Collected data:
== Segment start ==
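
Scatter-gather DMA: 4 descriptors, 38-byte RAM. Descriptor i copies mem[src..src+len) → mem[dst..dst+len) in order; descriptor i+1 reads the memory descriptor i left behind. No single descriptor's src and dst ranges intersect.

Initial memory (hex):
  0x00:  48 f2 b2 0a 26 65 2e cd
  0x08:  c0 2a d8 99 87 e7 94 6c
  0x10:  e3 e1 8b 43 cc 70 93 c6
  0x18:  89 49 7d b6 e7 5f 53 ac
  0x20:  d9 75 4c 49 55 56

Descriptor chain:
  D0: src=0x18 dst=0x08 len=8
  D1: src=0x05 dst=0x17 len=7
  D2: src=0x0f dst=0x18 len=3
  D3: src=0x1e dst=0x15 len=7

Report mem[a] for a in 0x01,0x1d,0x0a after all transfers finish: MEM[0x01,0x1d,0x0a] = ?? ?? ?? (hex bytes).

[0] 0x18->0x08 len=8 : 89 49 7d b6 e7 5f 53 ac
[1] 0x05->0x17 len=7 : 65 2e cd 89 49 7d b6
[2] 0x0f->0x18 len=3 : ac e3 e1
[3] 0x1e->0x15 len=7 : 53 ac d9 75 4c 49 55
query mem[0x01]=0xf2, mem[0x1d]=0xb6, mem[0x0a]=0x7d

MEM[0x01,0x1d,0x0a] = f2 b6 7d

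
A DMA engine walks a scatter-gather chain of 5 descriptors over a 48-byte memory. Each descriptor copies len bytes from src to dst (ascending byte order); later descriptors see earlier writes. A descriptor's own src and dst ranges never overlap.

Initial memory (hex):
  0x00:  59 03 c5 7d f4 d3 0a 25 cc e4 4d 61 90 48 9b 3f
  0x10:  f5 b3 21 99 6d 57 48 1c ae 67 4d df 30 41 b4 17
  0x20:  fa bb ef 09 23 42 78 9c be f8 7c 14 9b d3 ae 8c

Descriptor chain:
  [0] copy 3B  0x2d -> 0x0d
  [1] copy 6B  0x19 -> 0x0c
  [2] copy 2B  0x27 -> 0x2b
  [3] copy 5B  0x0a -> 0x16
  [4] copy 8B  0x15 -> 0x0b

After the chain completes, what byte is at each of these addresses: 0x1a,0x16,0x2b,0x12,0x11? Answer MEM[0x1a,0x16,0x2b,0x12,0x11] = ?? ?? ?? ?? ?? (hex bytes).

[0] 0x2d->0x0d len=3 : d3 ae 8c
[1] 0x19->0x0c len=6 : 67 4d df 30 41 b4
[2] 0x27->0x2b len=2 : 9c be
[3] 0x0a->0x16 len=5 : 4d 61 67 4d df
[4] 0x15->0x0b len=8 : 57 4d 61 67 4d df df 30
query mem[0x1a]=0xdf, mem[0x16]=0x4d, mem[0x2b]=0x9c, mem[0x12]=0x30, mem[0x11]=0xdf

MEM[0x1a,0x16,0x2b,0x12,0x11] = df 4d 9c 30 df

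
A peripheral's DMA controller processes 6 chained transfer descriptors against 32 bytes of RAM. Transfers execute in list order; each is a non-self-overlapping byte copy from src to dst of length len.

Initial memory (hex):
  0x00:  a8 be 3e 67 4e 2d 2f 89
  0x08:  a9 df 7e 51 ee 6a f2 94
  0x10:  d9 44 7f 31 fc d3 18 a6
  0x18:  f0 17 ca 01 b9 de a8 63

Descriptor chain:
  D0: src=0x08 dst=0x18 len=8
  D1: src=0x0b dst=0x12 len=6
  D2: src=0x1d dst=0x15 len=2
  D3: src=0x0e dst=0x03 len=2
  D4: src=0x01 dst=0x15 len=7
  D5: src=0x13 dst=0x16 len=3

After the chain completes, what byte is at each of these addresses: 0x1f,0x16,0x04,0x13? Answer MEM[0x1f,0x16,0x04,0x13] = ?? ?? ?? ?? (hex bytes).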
== Segment end ==
What you should do:
Quote every line from the beginning of the entries up to and including the line that contains "26 65 2e cd".

Task output:
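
Scatter-gather DMA: 4 descriptors, 38-byte RAM. Descriptor i copies mem[src..src+len) → mem[dst..dst+len) in order; descriptor i+1 reads the memory descriptor i left behind. No single descriptor's src and dst ranges intersect.

Initial memory (hex):
  0x00:  48 f2 b2 0a 26 65 2e cd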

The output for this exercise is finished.